• **Stored data**:
------------------------------------------------

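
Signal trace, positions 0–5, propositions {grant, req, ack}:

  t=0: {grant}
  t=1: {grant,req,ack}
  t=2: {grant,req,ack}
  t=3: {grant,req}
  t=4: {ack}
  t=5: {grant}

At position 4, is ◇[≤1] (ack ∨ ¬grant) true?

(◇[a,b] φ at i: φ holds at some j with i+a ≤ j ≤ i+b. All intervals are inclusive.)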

------------------------------------------------

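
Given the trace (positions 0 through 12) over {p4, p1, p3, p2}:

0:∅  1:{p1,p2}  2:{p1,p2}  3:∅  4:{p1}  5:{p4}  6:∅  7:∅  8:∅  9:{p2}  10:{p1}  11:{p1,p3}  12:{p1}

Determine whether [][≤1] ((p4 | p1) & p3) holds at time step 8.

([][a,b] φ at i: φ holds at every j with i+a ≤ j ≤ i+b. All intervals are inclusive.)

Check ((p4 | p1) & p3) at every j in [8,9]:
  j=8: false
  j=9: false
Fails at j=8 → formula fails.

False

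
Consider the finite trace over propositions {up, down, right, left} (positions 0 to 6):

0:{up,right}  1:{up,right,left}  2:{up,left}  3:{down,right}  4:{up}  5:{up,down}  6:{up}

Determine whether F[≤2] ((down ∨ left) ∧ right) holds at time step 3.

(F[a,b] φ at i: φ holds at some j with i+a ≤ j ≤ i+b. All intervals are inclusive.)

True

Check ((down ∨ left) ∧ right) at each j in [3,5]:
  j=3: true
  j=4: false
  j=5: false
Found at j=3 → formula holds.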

------------------------------------------------

• **Required work**: Show me every line of the entries above that holds "Determine".

• **Answer for the task**:
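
Determine whether [][≤1] ((p4 | p1) & p3) holds at time step 8.
Determine whether F[≤2] ((down ∨ left) ∧ right) holds at time step 3.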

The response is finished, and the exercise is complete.